What you return must match the records exactly, with every line included.

:: Data for processing

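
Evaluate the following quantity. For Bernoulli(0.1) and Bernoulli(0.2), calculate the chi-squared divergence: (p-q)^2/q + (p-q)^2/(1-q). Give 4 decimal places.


Chi-squared divergence between Bernoulli distributions:
chi^2 = (p-q)^2/q + (p-q)^2/(1-q).
p = 0.1, q = 0.2, p-q = -0.1.
(p-q)^2 = 0.01.
term1 = 0.01/0.2 = 0.05.
term2 = 0.01/0.8 = 0.0125.
chi^2 = 0.05 + 0.0125 = 0.0625

0.0625


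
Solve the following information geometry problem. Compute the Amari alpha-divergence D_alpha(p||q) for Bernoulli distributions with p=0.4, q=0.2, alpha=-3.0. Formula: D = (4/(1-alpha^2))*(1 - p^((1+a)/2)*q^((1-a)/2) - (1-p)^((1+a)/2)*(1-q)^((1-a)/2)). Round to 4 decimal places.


Amari alpha-divergence:
D = (4/(1-alpha^2))*(1 - p^((1+a)/2)*q^((1-a)/2) - (1-p)^((1+a)/2)*(1-q)^((1-a)/2)).
alpha = -3.0, p = 0.4, q = 0.2.
e1 = (1+alpha)/2 = -1.0, e2 = (1-alpha)/2 = 2.0.
t1 = p^e1 * q^e2 = 0.4^-1.0 * 0.2^2.0 = 0.1.
t2 = (1-p)^e1 * (1-q)^e2 = 0.6^-1.0 * 0.8^2.0 = 1.066667.
4/(1-alpha^2) = -0.5.
D = -0.5*(1 - 0.1 - 1.066667) = 0.0833

0.0833


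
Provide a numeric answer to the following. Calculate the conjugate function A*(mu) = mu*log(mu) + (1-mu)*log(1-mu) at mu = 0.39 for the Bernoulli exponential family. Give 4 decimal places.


Legendre transform for Bernoulli:
A*(mu) = mu*log(mu) + (1-mu)*log(1-mu).
mu = 0.39, 1-mu = 0.61.
mu*log(mu) = 0.39*log(0.39) = -0.367227.
(1-mu)*log(1-mu) = 0.61*log(0.61) = -0.301521.
A* = -0.367227 + -0.301521 = -0.6687

-0.6687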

::::

▶ _Your solution_:
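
Evaluate the following quantity. For Bernoulli(0.1) and Bernoulli(0.2), calculate the chi-squared divergence: (p-q)^2/q + (p-q)^2/(1-q). Give 4 decimal places.


Chi-squared divergence between Bernoulli distributions:
chi^2 = (p-q)^2/q + (p-q)^2/(1-q).
p = 0.1, q = 0.2, p-q = -0.1.
(p-q)^2 = 0.01.
term1 = 0.01/0.2 = 0.05.
term2 = 0.01/0.8 = 0.0125.
chi^2 = 0.05 + 0.0125 = 0.0625

0.0625


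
Solve the following information geometry problem. Compute the Amari alpha-divergence D_alpha(p||q) for Bernoulli distributions with p=0.4, q=0.2, alpha=-3.0. Formula: D = (4/(1-alpha^2))*(1 - p^((1+a)/2)*q^((1-a)/2) - (1-p)^((1+a)/2)*(1-q)^((1-a)/2)). Round to 4 decimal places.


Amari alpha-divergence:
D = (4/(1-alpha^2))*(1 - p^((1+a)/2)*q^((1-a)/2) - (1-p)^((1+a)/2)*(1-q)^((1-a)/2)).
alpha = -3.0, p = 0.4, q = 0.2.
e1 = (1+alpha)/2 = -1.0, e2 = (1-alpha)/2 = 2.0.
t1 = p^e1 * q^e2 = 0.4^-1.0 * 0.2^2.0 = 0.1.
t2 = (1-p)^e1 * (1-q)^e2 = 0.6^-1.0 * 0.8^2.0 = 1.066667.
4/(1-alpha^2) = -0.5.
D = -0.5*(1 - 0.1 - 1.066667) = 0.0833

0.0833


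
Provide a numeric answer to the following. Calculate the conjugate function A*(mu) = mu*log(mu) + (1-mu)*log(1-mu) at mu = 0.39 for the Bernoulli exponential family. Give 4 decimal places.


Legendre transform for Bernoulli:
A*(mu) = mu*log(mu) + (1-mu)*log(1-mu).
mu = 0.39, 1-mu = 0.61.
mu*log(mu) = 0.39*log(0.39) = -0.367227.
(1-mu)*log(1-mu) = 0.61*log(0.61) = -0.301521.
A* = -0.367227 + -0.301521 = -0.6687

-0.6687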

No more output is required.